• [REQUIRED ACTION]: Show every line from the data below that includes "across".

• [INPUT RECORDS]:

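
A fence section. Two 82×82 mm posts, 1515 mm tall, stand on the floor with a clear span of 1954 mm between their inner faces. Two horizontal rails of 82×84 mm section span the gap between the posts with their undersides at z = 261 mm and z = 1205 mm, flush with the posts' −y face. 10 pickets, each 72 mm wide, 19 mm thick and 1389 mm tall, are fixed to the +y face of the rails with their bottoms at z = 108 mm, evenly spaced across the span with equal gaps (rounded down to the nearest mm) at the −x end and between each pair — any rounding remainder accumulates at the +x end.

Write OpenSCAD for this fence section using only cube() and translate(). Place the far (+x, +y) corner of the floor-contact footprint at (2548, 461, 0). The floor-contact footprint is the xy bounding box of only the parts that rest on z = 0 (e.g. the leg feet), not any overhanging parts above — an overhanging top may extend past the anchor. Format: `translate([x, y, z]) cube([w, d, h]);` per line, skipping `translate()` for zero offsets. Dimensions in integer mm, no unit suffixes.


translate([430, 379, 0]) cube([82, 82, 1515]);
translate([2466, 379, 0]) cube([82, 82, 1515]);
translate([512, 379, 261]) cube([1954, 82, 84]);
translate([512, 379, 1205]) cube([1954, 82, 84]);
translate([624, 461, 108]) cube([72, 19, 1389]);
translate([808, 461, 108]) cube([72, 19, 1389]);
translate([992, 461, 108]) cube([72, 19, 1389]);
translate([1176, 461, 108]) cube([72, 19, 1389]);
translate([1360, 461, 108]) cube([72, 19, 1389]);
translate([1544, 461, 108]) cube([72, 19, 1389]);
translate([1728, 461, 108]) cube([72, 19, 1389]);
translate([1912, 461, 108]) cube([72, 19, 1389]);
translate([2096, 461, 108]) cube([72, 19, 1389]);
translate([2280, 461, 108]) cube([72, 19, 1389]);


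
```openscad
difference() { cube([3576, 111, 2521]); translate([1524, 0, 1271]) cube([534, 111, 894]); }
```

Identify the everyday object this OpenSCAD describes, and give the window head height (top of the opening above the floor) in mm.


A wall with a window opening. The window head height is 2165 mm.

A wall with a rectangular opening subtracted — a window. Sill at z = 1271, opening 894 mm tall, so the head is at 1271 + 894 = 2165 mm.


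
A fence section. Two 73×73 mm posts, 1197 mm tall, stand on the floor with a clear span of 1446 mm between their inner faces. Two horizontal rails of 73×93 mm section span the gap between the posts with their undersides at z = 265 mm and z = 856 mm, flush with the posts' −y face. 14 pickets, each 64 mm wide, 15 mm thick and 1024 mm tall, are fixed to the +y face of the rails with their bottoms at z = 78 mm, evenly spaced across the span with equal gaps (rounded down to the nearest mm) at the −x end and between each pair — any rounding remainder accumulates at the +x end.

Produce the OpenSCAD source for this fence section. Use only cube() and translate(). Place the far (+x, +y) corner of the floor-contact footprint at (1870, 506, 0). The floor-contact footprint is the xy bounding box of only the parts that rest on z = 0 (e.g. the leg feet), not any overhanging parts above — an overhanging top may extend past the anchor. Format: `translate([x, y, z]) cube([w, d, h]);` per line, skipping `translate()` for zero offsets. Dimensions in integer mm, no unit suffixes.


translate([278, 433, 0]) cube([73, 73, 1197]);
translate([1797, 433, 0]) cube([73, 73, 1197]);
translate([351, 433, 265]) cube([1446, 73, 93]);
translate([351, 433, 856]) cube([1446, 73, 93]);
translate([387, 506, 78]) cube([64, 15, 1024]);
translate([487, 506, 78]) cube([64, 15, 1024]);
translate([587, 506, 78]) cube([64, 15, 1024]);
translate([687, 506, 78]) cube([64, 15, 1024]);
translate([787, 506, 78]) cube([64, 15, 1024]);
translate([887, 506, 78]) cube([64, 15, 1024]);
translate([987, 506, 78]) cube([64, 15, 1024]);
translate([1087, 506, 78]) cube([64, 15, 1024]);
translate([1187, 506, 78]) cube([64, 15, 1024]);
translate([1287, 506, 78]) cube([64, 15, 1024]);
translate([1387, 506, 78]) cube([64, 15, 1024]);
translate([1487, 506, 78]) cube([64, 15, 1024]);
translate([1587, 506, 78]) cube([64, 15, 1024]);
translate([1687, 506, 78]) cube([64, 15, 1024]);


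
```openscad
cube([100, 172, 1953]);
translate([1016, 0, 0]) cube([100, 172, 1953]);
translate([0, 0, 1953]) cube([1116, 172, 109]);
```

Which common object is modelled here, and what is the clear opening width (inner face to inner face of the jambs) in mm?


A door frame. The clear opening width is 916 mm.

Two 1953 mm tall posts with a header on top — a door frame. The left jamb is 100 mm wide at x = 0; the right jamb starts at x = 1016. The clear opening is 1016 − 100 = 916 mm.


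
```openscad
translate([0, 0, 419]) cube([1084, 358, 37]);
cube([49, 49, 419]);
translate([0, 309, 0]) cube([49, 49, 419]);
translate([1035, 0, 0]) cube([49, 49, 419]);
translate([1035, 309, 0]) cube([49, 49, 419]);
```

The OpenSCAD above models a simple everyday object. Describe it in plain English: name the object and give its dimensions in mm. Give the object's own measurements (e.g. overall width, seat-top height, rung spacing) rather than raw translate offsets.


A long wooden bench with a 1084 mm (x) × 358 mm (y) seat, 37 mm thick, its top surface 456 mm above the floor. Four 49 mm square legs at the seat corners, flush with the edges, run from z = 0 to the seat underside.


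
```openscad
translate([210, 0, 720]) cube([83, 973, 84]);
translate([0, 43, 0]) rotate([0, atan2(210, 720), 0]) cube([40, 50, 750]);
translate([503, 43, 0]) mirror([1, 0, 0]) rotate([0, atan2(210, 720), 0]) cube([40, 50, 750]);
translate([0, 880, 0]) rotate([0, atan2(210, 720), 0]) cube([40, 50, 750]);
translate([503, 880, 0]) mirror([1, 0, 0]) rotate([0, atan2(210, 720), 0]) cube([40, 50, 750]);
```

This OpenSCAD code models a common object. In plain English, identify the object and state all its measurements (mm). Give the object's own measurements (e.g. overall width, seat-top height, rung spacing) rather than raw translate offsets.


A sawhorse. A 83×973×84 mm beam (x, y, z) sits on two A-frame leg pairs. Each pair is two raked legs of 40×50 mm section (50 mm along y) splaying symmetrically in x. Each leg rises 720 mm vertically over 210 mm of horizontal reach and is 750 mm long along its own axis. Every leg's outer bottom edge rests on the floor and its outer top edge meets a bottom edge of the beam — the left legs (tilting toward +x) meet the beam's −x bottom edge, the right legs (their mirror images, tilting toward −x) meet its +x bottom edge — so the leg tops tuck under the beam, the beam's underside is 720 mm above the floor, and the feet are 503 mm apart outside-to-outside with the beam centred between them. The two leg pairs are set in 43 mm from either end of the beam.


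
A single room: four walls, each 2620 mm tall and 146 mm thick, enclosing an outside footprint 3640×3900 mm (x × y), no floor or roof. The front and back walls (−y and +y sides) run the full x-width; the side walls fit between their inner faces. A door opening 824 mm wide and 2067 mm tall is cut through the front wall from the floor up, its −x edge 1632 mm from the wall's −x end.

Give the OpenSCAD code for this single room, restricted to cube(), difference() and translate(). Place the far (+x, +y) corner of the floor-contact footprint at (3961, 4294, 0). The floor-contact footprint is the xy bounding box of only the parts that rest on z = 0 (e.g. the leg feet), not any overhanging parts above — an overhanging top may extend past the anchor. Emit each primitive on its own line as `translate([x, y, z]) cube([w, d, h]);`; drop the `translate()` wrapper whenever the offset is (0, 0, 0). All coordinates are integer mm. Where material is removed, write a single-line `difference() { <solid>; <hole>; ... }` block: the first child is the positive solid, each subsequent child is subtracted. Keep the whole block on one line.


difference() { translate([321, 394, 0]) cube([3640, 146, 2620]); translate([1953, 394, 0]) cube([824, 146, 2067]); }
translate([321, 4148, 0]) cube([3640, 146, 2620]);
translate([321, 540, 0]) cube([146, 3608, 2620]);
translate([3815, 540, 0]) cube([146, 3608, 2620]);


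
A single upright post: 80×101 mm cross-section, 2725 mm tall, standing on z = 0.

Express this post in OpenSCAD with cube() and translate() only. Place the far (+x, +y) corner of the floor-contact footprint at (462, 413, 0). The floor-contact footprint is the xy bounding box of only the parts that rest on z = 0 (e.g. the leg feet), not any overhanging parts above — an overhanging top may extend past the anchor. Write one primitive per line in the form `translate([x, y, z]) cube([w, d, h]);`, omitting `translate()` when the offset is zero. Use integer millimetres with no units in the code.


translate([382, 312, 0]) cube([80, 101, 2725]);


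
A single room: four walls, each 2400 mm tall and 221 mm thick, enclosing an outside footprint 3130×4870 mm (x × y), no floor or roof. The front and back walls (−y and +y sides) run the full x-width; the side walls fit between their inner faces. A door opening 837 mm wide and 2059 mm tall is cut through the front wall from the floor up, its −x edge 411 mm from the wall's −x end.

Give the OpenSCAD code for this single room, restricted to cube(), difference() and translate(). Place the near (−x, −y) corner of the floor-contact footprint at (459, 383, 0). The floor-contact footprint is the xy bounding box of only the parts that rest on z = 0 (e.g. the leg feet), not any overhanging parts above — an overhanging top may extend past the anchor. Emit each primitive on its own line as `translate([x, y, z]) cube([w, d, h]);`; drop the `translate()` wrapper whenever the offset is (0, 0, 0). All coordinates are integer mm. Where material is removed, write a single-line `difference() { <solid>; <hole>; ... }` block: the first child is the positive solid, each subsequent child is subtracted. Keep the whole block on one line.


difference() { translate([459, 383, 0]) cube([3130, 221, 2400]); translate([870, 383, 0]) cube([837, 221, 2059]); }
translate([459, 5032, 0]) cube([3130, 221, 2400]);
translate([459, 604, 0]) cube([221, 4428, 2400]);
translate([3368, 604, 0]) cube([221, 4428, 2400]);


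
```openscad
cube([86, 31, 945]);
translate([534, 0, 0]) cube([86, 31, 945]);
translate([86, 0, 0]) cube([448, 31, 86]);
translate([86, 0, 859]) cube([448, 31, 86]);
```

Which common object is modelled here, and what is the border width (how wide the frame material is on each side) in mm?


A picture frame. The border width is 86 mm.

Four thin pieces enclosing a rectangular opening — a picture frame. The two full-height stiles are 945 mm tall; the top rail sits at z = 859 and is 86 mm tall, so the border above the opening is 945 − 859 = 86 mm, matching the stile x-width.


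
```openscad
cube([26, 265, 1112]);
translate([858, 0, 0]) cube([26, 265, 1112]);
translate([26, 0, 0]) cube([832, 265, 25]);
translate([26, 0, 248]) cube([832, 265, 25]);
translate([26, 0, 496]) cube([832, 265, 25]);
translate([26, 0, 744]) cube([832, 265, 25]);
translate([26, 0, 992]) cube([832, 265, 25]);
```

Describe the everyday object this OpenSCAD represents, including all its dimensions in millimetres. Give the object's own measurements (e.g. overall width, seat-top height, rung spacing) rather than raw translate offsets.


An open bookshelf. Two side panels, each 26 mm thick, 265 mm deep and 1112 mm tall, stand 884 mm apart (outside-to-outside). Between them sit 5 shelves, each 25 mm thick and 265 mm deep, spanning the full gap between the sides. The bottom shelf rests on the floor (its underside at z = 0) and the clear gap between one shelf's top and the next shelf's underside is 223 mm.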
==
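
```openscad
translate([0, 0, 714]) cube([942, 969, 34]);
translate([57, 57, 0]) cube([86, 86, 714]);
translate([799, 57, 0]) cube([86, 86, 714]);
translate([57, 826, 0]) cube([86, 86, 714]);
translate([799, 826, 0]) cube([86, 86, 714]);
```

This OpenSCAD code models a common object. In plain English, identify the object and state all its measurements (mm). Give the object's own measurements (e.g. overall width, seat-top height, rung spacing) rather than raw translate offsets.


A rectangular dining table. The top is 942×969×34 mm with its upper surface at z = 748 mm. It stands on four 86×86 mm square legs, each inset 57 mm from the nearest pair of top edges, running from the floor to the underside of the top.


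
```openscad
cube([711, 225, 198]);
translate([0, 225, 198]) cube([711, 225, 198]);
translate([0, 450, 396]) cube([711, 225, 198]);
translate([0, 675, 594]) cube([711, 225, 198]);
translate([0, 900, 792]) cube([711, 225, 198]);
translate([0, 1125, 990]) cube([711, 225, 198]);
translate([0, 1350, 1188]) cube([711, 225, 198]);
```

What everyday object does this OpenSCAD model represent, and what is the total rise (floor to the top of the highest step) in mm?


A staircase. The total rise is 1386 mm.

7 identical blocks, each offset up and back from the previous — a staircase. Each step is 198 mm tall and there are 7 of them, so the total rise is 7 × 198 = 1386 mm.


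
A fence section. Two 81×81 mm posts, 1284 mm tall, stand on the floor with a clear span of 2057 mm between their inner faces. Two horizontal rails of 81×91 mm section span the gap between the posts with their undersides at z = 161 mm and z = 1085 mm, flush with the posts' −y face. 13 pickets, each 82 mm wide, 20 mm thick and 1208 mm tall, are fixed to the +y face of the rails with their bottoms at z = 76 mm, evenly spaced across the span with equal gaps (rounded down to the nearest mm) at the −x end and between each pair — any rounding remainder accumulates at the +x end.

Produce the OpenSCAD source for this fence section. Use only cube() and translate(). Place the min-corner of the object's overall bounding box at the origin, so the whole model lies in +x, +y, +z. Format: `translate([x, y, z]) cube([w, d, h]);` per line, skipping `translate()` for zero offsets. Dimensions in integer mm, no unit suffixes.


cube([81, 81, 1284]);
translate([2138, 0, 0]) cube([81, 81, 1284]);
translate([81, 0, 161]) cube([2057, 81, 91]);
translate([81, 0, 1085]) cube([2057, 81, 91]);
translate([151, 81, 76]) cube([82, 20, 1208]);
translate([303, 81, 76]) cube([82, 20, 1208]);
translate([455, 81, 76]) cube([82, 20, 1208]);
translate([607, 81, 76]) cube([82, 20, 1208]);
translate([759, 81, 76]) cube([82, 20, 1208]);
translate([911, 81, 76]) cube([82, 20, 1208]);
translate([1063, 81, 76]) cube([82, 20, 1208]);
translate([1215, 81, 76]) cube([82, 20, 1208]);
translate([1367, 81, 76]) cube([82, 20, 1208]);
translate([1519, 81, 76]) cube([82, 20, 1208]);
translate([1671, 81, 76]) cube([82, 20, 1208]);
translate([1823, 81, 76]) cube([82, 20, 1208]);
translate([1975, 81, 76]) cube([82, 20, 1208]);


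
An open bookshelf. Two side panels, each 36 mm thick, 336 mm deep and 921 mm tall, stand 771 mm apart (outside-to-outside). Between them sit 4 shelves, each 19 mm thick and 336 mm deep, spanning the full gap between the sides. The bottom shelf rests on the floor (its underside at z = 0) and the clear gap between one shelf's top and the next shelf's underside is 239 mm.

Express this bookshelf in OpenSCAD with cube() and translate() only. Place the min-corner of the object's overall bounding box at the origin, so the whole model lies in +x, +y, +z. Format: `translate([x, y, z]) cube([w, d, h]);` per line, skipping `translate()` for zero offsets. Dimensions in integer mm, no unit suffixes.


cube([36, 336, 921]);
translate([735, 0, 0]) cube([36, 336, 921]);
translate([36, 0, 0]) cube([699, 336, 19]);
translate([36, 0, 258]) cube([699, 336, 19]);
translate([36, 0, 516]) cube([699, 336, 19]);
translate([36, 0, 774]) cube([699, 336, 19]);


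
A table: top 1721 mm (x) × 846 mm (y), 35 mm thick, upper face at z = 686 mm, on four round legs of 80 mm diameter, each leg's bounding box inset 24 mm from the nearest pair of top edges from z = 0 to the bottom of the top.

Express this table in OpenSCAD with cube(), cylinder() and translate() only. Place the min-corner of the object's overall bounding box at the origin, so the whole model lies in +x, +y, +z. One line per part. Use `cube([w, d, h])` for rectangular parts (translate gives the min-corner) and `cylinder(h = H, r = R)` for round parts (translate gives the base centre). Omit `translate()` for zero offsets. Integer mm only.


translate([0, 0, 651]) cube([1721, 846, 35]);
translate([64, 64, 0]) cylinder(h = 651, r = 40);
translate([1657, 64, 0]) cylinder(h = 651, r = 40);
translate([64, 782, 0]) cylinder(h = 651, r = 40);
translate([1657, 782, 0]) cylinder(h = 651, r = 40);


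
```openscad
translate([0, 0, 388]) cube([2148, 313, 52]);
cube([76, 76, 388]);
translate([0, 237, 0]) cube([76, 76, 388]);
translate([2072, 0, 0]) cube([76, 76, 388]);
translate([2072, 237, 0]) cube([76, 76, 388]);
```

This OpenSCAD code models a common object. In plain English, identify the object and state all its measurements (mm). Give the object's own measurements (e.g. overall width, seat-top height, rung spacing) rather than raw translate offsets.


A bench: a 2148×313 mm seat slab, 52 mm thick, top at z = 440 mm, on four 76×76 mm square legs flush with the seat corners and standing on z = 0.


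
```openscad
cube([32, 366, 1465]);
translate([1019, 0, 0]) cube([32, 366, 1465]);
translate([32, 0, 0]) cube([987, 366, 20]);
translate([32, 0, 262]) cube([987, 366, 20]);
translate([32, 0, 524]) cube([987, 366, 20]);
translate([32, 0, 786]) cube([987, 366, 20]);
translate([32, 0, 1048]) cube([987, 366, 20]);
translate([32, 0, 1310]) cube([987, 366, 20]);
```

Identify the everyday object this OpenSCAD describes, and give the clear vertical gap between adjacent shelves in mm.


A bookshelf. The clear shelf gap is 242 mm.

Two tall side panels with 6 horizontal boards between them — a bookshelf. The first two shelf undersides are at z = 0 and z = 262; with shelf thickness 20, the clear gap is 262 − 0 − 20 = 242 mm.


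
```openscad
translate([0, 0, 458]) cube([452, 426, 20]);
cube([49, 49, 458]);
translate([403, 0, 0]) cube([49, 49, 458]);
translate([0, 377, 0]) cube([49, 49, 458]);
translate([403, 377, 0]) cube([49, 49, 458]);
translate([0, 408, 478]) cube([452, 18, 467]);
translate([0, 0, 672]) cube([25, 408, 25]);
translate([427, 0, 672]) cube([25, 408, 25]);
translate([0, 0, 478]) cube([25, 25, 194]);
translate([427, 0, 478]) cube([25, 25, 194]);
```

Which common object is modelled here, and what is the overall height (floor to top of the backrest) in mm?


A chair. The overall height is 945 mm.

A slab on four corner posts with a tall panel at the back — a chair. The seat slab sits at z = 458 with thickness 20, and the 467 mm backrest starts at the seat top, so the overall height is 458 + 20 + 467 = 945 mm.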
* * *
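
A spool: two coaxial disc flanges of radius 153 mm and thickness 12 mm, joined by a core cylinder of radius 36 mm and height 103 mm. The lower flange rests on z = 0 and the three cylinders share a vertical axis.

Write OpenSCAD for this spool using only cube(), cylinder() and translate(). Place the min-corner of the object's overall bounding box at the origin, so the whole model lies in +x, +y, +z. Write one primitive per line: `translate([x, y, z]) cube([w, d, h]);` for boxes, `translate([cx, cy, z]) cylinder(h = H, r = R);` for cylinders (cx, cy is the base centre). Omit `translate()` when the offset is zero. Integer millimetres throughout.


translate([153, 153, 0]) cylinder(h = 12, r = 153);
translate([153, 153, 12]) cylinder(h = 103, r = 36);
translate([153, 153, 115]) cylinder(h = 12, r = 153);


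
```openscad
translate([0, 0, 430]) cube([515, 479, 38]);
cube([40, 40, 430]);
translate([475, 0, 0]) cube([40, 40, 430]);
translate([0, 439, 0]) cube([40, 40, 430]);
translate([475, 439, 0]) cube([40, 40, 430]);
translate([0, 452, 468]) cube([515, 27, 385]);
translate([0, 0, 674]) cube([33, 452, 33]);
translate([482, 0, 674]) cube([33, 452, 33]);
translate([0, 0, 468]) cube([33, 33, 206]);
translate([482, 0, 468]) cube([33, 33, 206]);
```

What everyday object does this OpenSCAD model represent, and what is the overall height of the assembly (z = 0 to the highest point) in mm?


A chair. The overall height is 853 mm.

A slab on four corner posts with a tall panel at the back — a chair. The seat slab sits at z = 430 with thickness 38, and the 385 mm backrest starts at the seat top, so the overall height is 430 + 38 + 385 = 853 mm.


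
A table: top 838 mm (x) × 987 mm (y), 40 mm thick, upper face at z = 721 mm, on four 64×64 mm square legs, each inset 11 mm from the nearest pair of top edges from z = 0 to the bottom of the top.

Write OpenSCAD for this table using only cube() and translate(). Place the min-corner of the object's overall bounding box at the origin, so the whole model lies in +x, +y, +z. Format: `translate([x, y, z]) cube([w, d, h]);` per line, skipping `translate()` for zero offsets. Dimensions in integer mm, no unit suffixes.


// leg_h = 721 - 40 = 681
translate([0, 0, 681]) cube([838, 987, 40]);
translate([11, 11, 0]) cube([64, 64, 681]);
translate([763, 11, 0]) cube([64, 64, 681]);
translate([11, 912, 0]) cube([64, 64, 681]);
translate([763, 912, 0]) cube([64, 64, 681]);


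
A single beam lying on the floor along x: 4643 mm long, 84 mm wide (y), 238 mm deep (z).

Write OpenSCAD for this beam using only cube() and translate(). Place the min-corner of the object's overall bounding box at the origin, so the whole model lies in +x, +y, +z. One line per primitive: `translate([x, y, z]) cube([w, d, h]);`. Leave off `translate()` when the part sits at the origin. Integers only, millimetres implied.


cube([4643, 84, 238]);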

• [TASK SOLUTION]:
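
A fence section. Two 82×82 mm posts, 1515 mm tall, stand on the floor with a clear span of 1954 mm between their inner faces. Two horizontal rails of 82×84 mm section span the gap between the posts with their undersides at z = 261 mm and z = 1205 mm, flush with the posts' −y face. 10 pickets, each 72 mm wide, 19 mm thick and 1389 mm tall, are fixed to the +y face of the rails with their bottoms at z = 108 mm, evenly spaced across the span with equal gaps (rounded down to the nearest mm) at the −x end and between each pair — any rounding remainder accumulates at the +x end.
A fence section. Two 73×73 mm posts, 1197 mm tall, stand on the floor with a clear span of 1446 mm between their inner faces. Two horizontal rails of 73×93 mm section span the gap between the posts with their undersides at z = 265 mm and z = 856 mm, flush with the posts' −y face. 14 pickets, each 64 mm wide, 15 mm thick and 1024 mm tall, are fixed to the +y face of the rails with their bottoms at z = 78 mm, evenly spaced across the span with equal gaps (rounded down to the nearest mm) at the −x end and between each pair — any rounding remainder accumulates at the +x end.
A fence section. Two 81×81 mm posts, 1284 mm tall, stand on the floor with a clear span of 2057 mm between their inner faces. Two horizontal rails of 81×91 mm section span the gap between the posts with their undersides at z = 161 mm and z = 1085 mm, flush with the posts' −y face. 13 pickets, each 82 mm wide, 20 mm thick and 1208 mm tall, are fixed to the +y face of the rails with their bottoms at z = 76 mm, evenly spaced across the span with equal gaps (rounded down to the nearest mm) at the −x end and between each pair — any rounding remainder accumulates at the +x end.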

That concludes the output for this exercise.